Task brief — Check each line of the data below for the string "listed", then state how many have it and nothing else.

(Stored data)

□ □ □ □ □ □ □

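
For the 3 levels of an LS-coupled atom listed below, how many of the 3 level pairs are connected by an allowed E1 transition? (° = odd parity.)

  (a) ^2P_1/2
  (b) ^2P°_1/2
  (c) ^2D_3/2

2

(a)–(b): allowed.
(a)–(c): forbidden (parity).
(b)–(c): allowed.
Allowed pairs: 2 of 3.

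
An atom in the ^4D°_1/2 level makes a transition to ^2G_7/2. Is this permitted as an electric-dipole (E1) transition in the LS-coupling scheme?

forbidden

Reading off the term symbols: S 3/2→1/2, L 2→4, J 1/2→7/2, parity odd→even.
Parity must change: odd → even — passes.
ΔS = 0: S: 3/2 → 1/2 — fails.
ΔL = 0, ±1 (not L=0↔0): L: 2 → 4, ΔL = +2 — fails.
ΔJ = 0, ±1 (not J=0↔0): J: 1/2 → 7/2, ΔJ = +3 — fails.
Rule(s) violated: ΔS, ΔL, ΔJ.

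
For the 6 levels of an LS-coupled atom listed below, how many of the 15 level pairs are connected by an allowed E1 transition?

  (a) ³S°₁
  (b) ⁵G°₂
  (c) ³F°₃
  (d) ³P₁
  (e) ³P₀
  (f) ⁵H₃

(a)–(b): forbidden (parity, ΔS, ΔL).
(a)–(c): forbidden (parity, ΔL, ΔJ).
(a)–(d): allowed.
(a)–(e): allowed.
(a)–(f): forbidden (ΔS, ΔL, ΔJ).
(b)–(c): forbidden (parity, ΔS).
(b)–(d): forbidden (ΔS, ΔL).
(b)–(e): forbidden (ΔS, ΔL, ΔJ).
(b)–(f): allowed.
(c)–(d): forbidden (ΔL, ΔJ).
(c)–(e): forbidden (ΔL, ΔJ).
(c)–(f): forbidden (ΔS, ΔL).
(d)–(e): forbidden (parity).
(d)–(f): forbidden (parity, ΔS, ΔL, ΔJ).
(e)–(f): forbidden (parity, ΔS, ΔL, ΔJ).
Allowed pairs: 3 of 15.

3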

□ □ □ □ □ □ □

Answer to this problem — 2